Please retype the listing below exactly, from its opening line through the line where "Let a = 805/144 and b = 7273750/441." appears.

⟨

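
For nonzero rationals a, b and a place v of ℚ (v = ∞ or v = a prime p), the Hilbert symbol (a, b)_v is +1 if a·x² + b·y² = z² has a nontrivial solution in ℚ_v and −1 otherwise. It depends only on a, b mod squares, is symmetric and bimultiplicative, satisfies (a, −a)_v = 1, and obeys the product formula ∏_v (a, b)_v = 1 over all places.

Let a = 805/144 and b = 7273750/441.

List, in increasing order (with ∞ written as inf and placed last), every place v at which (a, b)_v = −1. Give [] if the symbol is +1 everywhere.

[2, 5, 11, 23]

(a, b) ≡ (805, 22) mod (ℚ^×)²; places V = {2, 3, 5, 7, 11, 23, ∞}.
(a,b)_∞: sgn(805)=+, sgn(22)=+, so +1.
(a,b)_5: α=1, u≡4; β=4, v≡3 (mod 5); (4|5)=+1, (3|5)=-1; sign (−1)^0·+1^4·-1^1 = -1.
(a,b)_7: α=1, u≡6; β=-2, v≡4 (mod 7); (6|7)=-1, (4|7)=+1; sign (−1)^0·-1^-2·+1^1 = +1.
(a,b)_3: α=-2, u≡1; β=-2, v≡1 (mod 3); (1|3)=+1, (1|3)=+1; sign (−1)^0·+1^-2·+1^-2 = +1.
(a,b)_2: α=-4, β=1; u≡5, v≡3 (mod 8); ε(u)ε(v)=0·1, αω(v)=-4·1, βω(u)=1·1; sum ≡ 1  ⇒  -1.
(a,b)_23: α=1, u≡2; β=2, v≡22 (mod 23); (2|23)=+1, (22|23)=-1; sign (−1)^0·+1^2·-1^1 = -1.
(a,b)_11: α=0, u≡2; β=1, v≡7 (mod 11); (2|11)=-1, (7|11)=-1; sign (−1)^0·-1^1·-1^0 = -1.
Ram(805, 22) = {2, 5, 11, 23}; no ℚ_2-point on the conic.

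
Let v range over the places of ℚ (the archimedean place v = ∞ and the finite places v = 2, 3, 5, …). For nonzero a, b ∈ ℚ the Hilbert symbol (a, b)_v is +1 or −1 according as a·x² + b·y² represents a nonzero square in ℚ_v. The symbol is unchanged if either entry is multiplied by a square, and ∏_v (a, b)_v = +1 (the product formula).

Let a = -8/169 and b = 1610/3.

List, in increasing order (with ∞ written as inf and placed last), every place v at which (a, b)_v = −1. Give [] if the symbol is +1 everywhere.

Mod squares: a ≡ -2, b ≡ 4830. Check v ∈ {∞, 2, 3, 5, 7, 13, 23}.
v=2: v_2(a)=3, v_2(b)=1; units ≡ 7, 7 (mod 8); ε·ε+αω+βω = 1·1+3·0+1·0 ≡ 1  ⇒  (a,b)_2 = -1.
v=13: a=13^-2·(≡5), b=13^0·(≡8) mod 13; (5|13)=-1, (8|13)=-1; (−1)^{-2·0·6}·(-1)^0·(-1)^-2 = +1.
v=23: a=23^0·(≡22), b=23^1·(≡8) mod 23; (22|23)=-1, (8|23)=+1; (−1)^{0·1·11}·(-1)^1·(+1)^0 = -1.
v=∞: -2 < 0 and 4830 > 0  ⇒  (a,b)_∞ = +1.
v=5: a=5^0·(≡3), b=5^1·(≡4) mod 5; (3|5)=-1, (4|5)=+1; (−1)^{0·1·2}·(-1)^1·(+1)^0 = -1.
v=7: a=7^0·(≡6), b=7^1·(≡2) mod 7; (6|7)=-1, (2|7)=+1; (−1)^{0·1·3}·(-1)^1·(+1)^0 = -1.
v=3: a=3^0·(≡1), b=3^-1·(≡2) mod 3; (1|3)=+1, (2|3)=-1; (−1)^{0·-1·1}·(+1)^-1·(-1)^0 = +1.
Ram(-2, 4830) = {2, 5, 7, 23}; no ℚ_2-point on the conic.

[2, 5, 7, 23]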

⟩

■ Answer box ■
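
For nonzero rationals a, b and a place v of ℚ (v = ∞ or v = a prime p), the Hilbert symbol (a, b)_v is +1 if a·x² + b·y² = z² has a nontrivial solution in ℚ_v and −1 otherwise. It depends only on a, b mod squares, is symmetric and bimultiplicative, satisfies (a, −a)_v = 1, and obeys the product formula ∏_v (a, b)_v = 1 over all places.

Let a = 805/144 and b = 7273750/441.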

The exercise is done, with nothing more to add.